Required action:
With the line containing "index (1987=100) |" as the starting point, output every line of the data below through its final line, character for character.

Given entries Start Marker

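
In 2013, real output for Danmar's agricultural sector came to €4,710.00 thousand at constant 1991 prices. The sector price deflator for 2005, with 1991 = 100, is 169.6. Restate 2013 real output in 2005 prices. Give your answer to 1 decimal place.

Real output in 2005 prices = Real output in 1991 prices × (P_2005/P_1991) = 4710.00 × 1.696 = 7988.16.

€7,988.2 thousand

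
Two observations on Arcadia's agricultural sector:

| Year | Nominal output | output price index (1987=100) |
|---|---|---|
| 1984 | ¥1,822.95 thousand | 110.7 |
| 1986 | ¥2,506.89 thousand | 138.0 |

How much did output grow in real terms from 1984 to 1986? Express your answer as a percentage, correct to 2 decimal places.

Real output 1984 = 1822.95 / 1.107 = 1646.75.
Real output 1986 = 2506.89 / 1.380 = 1816.59.
Real growth = 1816.59 / 1646.75 − 1 = 0.1031.

10.31%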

Given entries End Marker

Completed task:
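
| Year | Nominal output | output price index (1987=100) |
|---|---|---|
| 1984 | ¥1,822.95 thousand | 110.7 |
| 1986 | ¥2,506.89 thousand | 138.0 |

How much did output grow in real terms from 1984 to 1986? Express your answer as a percentage, correct to 2 decimal places.

Real output 1984 = 1822.95 / 1.107 = 1646.75.
Real output 1986 = 2506.89 / 1.380 = 1816.59.
Real growth = 1816.59 / 1646.75 − 1 = 0.1031.

10.31%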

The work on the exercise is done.